* TASK PROMPT *
Every line below should be repeated exactly as written.

* DATA FOR ANALYSIS *
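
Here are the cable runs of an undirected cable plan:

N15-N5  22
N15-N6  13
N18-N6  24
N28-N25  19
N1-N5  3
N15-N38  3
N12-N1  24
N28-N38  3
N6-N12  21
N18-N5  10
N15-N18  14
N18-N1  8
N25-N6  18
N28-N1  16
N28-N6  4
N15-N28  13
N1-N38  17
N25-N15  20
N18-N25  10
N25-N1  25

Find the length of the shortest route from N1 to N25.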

* RESULT OF THE EXERCISE *
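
Here are the cable runs of an undirected cable plan:

N15-N5  22
N15-N6  13
N18-N6  24
N28-N25  19
N1-N5  3
N15-N38  3
N12-N1  24
N28-N38  3
N6-N12  21
N18-N5  10
N15-N18  14
N18-N1  8
N25-N6  18
N28-N1  16
N28-N6  4
N15-N28  13
N1-N38  17
N25-N15  20
N18-N25  10
N25-N1  25

Find the length of the shortest route from N1 to N25.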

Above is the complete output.